**Task to complete**
All the data should come back exactly as it was given.

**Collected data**
------------------------------------
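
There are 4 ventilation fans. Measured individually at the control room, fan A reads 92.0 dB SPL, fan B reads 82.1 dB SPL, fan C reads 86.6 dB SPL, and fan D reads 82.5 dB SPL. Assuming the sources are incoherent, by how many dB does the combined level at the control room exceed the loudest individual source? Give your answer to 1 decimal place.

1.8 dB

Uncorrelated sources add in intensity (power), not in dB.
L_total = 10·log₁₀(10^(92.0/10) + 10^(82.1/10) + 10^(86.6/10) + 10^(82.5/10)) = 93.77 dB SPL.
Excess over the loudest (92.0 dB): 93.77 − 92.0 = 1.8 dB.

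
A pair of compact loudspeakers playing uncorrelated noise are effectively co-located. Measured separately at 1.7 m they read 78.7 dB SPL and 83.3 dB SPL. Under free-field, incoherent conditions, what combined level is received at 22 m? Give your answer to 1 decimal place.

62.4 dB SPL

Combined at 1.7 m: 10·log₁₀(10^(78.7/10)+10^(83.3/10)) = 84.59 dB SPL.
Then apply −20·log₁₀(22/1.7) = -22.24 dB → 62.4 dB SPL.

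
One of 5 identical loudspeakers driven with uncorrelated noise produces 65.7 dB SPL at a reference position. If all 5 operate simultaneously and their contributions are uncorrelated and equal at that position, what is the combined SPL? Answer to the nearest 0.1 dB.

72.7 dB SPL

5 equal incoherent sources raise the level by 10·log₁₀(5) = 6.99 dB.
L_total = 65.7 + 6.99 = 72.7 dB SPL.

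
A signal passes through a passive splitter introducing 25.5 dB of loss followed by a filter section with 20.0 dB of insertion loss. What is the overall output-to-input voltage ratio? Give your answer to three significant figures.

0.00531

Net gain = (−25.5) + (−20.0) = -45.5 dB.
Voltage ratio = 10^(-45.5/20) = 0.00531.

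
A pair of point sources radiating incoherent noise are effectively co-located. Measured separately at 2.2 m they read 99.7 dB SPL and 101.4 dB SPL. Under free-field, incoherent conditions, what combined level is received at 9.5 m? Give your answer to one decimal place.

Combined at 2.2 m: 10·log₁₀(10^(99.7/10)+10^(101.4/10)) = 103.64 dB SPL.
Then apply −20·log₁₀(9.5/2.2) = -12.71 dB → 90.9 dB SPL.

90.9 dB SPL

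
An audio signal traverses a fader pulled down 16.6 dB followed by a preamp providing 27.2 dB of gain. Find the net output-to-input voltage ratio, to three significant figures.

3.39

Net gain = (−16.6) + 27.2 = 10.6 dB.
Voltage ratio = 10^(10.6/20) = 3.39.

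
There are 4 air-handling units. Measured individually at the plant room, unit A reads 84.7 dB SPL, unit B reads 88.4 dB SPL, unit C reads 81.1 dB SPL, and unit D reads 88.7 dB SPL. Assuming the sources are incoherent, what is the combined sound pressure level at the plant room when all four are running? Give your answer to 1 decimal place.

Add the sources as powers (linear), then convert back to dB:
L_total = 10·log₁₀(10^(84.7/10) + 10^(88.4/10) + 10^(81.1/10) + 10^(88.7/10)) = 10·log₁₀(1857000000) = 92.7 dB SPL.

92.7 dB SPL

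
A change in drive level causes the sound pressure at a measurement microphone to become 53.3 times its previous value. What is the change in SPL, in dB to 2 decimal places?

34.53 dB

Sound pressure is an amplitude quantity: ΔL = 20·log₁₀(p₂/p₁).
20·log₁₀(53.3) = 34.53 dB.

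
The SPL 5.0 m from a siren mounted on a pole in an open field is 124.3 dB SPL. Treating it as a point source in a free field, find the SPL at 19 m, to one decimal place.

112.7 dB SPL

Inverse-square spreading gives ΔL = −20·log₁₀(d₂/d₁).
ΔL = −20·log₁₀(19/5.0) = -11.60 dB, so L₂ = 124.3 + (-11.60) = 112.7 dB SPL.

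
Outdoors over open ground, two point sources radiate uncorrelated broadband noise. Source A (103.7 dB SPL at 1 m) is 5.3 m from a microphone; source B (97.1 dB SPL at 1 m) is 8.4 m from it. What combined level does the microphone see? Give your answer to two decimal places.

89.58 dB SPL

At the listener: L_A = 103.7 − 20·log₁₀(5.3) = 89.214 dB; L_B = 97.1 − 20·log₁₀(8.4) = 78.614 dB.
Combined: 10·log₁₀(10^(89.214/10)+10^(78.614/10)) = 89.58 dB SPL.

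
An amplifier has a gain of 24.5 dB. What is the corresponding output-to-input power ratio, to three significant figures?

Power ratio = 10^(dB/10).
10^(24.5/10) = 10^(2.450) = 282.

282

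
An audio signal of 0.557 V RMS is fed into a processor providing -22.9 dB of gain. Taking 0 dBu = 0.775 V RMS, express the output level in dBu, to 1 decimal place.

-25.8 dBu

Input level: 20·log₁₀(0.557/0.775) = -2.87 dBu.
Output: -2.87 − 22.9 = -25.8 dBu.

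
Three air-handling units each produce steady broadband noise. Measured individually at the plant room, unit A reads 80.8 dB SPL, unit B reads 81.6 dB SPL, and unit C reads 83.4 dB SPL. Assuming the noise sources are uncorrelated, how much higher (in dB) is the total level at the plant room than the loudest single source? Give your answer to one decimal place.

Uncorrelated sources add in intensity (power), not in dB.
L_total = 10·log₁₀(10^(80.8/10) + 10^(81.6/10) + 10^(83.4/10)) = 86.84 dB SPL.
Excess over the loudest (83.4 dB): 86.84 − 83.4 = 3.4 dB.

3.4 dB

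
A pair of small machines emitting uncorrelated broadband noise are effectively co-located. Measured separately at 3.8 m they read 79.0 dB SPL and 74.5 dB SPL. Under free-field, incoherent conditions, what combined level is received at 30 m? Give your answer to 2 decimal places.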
------------------------------------
**Output below**
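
There are 4 ventilation fans. Measured individually at the control room, fan A reads 92.0 dB SPL, fan B reads 82.1 dB SPL, fan C reads 86.6 dB SPL, and fan D reads 82.5 dB SPL. Assuming the sources are incoherent, by how many dB does the combined level at the control room exceed the loudest individual source? Give your answer to 1 decimal place.

1.8 dB

Uncorrelated sources add in intensity (power), not in dB.
L_total = 10·log₁₀(10^(92.0/10) + 10^(82.1/10) + 10^(86.6/10) + 10^(82.5/10)) = 93.77 dB SPL.
Excess over the loudest (92.0 dB): 93.77 − 92.0 = 1.8 dB.

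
A pair of compact loudspeakers playing uncorrelated noise are effectively co-located. Measured separately at 1.7 m they read 78.7 dB SPL and 83.3 dB SPL. Under free-field, incoherent conditions, what combined level is received at 22 m? Give your answer to 1 decimal place.

62.4 dB SPL

Combined at 1.7 m: 10·log₁₀(10^(78.7/10)+10^(83.3/10)) = 84.59 dB SPL.
Then apply −20·log₁₀(22/1.7) = -22.24 dB → 62.4 dB SPL.

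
One of 5 identical loudspeakers driven with uncorrelated noise produces 65.7 dB SPL at a reference position. If all 5 operate simultaneously and their contributions are uncorrelated and equal at that position, what is the combined SPL? Answer to the nearest 0.1 dB.

72.7 dB SPL

5 equal incoherent sources raise the level by 10·log₁₀(5) = 6.99 dB.
L_total = 65.7 + 6.99 = 72.7 dB SPL.

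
A signal passes through a passive splitter introducing 25.5 dB of loss followed by a filter section with 20.0 dB of insertion loss. What is the overall output-to-input voltage ratio? Give your answer to three significant figures.

0.00531

Net gain = (−25.5) + (−20.0) = -45.5 dB.
Voltage ratio = 10^(-45.5/20) = 0.00531.

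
A pair of point sources radiating incoherent noise are effectively co-located. Measured separately at 2.2 m they read 99.7 dB SPL and 101.4 dB SPL. Under free-field, incoherent conditions, what combined level is received at 9.5 m? Give your answer to one decimal place.

Combined at 2.2 m: 10·log₁₀(10^(99.7/10)+10^(101.4/10)) = 103.64 dB SPL.
Then apply −20·log₁₀(9.5/2.2) = -12.71 dB → 90.9 dB SPL.

90.9 dB SPL

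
An audio signal traverses a fader pulled down 16.6 dB followed by a preamp providing 27.2 dB of gain. Find the net output-to-input voltage ratio, to three significant figures.

3.39

Net gain = (−16.6) + 27.2 = 10.6 dB.
Voltage ratio = 10^(10.6/20) = 3.39.

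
There are 4 air-handling units. Measured individually at the plant room, unit A reads 84.7 dB SPL, unit B reads 88.4 dB SPL, unit C reads 81.1 dB SPL, and unit D reads 88.7 dB SPL. Assuming the sources are incoherent, what is the combined sound pressure level at the plant room when all four are running? Give your answer to 1 decimal place.

Add the sources as powers (linear), then convert back to dB:
L_total = 10·log₁₀(10^(84.7/10) + 10^(88.4/10) + 10^(81.1/10) + 10^(88.7/10)) = 10·log₁₀(1857000000) = 92.7 dB SPL.

92.7 dB SPL

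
A change in drive level causes the sound pressure at a measurement microphone to become 53.3 times its previous value. What is the change in SPL, in dB to 2 decimal places?

34.53 dB

Sound pressure is an amplitude quantity: ΔL = 20·log₁₀(p₂/p₁).
20·log₁₀(53.3) = 34.53 dB.

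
The SPL 5.0 m from a siren mounted on a pole in an open field is 124.3 dB SPL. Treating it as a point source in a free field, find the SPL at 19 m, to one decimal place.

112.7 dB SPL

Inverse-square spreading gives ΔL = −20·log₁₀(d₂/d₁).
ΔL = −20·log₁₀(19/5.0) = -11.60 dB, so L₂ = 124.3 + (-11.60) = 112.7 dB SPL.

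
Outdoors over open ground, two point sources radiate uncorrelated broadband noise. Source A (103.7 dB SPL at 1 m) is 5.3 m from a microphone; source B (97.1 dB SPL at 1 m) is 8.4 m from it. What combined level does the microphone see? Give your answer to two decimal places.

89.58 dB SPL

At the listener: L_A = 103.7 − 20·log₁₀(5.3) = 89.214 dB; L_B = 97.1 − 20·log₁₀(8.4) = 78.614 dB.
Combined: 10·log₁₀(10^(89.214/10)+10^(78.614/10)) = 89.58 dB SPL.

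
An amplifier has a gain of 24.5 dB. What is the corresponding output-to-input power ratio, to three significant figures?

Power ratio = 10^(dB/10).
10^(24.5/10) = 10^(2.450) = 282.

282

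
An audio signal of 0.557 V RMS is fed into a processor providing -22.9 dB of gain. Taking 0 dBu = 0.775 V RMS, express the output level in dBu, to 1 decimal place.

-25.8 dBu

Input level: 20·log₁₀(0.557/0.775) = -2.87 dBu.
Output: -2.87 − 22.9 = -25.8 dBu.

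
Three air-handling units each produce steady broadband noise. Measured individually at the plant room, unit A reads 80.8 dB SPL, unit B reads 81.6 dB SPL, and unit C reads 83.4 dB SPL. Assuming the noise sources are uncorrelated, how much higher (in dB) is the total level at the plant room than the loudest single source? Give your answer to one decimal place.

Uncorrelated sources add in intensity (power), not in dB.
L_total = 10·log₁₀(10^(80.8/10) + 10^(81.6/10) + 10^(83.4/10)) = 86.84 dB SPL.
Excess over the loudest (83.4 dB): 86.84 − 83.4 = 3.4 dB.

3.4 dB

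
A pair of small machines emitting uncorrelated broadband noise are effectively co-located. Measured separately at 3.8 m they read 79.0 dB SPL and 74.5 dB SPL. Under free-field, incoherent conditions, what combined level is received at 30 m? Give your answer to 2 decimal places.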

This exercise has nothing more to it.